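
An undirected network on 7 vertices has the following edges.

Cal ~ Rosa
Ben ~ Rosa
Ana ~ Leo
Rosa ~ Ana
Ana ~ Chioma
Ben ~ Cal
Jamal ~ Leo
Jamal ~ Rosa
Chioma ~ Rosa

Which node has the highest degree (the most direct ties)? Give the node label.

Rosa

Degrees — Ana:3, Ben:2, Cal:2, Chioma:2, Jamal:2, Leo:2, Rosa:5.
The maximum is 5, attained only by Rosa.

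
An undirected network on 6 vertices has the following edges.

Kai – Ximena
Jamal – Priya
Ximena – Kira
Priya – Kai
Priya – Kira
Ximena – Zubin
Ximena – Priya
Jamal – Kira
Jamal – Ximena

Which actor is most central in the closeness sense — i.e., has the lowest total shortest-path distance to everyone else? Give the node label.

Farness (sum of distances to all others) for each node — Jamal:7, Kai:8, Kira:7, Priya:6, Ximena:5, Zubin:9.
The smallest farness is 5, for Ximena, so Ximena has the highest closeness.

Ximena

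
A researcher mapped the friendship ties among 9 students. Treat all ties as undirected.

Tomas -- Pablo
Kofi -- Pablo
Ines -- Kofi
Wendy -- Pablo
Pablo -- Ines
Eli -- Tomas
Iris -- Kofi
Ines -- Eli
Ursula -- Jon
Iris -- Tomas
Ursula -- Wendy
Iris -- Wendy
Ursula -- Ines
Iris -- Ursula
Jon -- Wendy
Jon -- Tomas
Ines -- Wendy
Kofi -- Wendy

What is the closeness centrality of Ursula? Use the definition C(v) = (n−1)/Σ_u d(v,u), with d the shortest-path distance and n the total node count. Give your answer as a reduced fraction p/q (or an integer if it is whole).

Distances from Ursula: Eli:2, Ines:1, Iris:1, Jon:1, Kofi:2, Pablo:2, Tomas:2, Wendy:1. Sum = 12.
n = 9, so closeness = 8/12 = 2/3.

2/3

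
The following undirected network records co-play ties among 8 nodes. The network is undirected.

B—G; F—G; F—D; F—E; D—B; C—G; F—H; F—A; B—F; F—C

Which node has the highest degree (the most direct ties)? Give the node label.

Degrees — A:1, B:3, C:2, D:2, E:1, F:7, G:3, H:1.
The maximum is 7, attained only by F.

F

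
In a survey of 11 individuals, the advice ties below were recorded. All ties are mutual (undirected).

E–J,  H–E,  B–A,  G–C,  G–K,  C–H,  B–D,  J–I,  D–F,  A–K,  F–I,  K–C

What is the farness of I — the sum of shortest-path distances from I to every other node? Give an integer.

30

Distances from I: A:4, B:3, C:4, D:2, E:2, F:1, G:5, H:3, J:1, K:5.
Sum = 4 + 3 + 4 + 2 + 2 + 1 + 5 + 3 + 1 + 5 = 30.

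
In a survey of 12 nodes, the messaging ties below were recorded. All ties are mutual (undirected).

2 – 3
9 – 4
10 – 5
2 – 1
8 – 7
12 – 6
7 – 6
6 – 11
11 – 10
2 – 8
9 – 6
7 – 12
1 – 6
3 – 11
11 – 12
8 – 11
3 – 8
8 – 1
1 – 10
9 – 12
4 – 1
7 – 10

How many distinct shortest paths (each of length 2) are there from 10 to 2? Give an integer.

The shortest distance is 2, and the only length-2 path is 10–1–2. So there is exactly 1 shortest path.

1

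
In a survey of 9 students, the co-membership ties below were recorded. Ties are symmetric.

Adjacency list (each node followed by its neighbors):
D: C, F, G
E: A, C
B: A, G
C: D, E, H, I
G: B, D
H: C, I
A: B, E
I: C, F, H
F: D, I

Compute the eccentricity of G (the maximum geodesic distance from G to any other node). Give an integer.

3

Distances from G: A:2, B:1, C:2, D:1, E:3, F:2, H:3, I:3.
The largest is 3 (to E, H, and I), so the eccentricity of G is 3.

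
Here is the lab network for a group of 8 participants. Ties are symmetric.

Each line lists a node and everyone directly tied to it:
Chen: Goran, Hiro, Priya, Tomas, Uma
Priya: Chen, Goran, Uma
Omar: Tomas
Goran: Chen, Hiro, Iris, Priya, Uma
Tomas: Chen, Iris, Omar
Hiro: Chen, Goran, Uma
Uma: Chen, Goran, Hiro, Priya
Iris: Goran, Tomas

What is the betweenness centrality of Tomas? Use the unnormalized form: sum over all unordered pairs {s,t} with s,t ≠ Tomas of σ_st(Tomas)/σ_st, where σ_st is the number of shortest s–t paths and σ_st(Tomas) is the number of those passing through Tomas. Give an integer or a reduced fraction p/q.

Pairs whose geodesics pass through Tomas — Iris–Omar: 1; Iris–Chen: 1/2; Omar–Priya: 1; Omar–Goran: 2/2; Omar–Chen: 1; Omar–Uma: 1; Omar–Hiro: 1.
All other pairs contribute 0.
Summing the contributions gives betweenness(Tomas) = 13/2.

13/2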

####################

Task instructions ::
Tally the lines in this data that hold the word "students" and state only the count.

Task output ::
2